- **Assignment**
Could you transcribe every record below exactly as it stands?
Top of Records shown
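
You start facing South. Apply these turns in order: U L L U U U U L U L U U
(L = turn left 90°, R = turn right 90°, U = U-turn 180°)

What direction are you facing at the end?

Answer: Final heading: South

Derivation:
Start: South
  U (U-turn (180°)) -> North
  L (left (90° counter-clockwise)) -> West
  L (left (90° counter-clockwise)) -> South
  U (U-turn (180°)) -> North
  U (U-turn (180°)) -> South
  U (U-turn (180°)) -> North
  U (U-turn (180°)) -> South
  L (left (90° counter-clockwise)) -> East
  U (U-turn (180°)) -> West
  L (left (90° counter-clockwise)) -> South
  U (U-turn (180°)) -> North
  U (U-turn (180°)) -> South
Final: South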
Bottom of Records shown
- **Output for this exercise**
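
You start facing South. Apply these turns in order: U L L U U U U L U L U U
(L = turn left 90°, R = turn right 90°, U = U-turn 180°)

What direction are you facing at the end?

Answer: Final heading: South

Derivation:
Start: South
  U (U-turn (180°)) -> North
  L (left (90° counter-clockwise)) -> West
  L (left (90° counter-clockwise)) -> South
  U (U-turn (180°)) -> North
  U (U-turn (180°)) -> South
  U (U-turn (180°)) -> North
  U (U-turn (180°)) -> South
  L (left (90° counter-clockwise)) -> East
  U (U-turn (180°)) -> West
  L (left (90° counter-clockwise)) -> South
  U (U-turn (180°)) -> North
  U (U-turn (180°)) -> South
Final: South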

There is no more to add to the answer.